### [WHAT THE TASK ASKS]
Below are lines of data; count those containing the word "Relevant" and write nothing but the number.

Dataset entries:
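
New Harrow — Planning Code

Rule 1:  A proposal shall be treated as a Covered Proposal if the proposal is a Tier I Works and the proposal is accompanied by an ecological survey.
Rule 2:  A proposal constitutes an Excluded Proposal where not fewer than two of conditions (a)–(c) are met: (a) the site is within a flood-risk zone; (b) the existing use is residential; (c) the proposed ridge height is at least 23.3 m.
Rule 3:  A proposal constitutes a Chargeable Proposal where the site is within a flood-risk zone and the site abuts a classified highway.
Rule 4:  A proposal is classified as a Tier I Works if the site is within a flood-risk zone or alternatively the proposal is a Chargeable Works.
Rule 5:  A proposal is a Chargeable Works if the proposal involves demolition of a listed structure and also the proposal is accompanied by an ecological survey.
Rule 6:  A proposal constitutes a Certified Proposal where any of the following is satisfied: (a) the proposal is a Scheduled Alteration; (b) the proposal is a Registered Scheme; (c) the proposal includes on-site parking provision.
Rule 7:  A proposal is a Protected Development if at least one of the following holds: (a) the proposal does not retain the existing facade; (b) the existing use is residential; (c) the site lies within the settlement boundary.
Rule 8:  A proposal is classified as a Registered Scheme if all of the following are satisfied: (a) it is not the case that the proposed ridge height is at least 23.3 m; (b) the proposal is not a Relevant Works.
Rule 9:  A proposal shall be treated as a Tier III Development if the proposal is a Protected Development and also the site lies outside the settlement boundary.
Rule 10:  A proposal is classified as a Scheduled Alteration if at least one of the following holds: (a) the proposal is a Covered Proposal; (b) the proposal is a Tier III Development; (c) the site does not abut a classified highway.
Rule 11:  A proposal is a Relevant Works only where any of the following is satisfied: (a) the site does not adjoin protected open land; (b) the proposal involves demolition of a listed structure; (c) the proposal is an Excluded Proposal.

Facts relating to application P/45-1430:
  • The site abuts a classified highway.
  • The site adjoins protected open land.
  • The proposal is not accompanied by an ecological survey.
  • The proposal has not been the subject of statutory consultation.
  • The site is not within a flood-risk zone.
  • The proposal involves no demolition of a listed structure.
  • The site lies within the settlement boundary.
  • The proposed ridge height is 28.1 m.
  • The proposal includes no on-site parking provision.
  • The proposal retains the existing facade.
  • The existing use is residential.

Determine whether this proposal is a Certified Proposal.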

### [PROBLEM SOLUTION]
2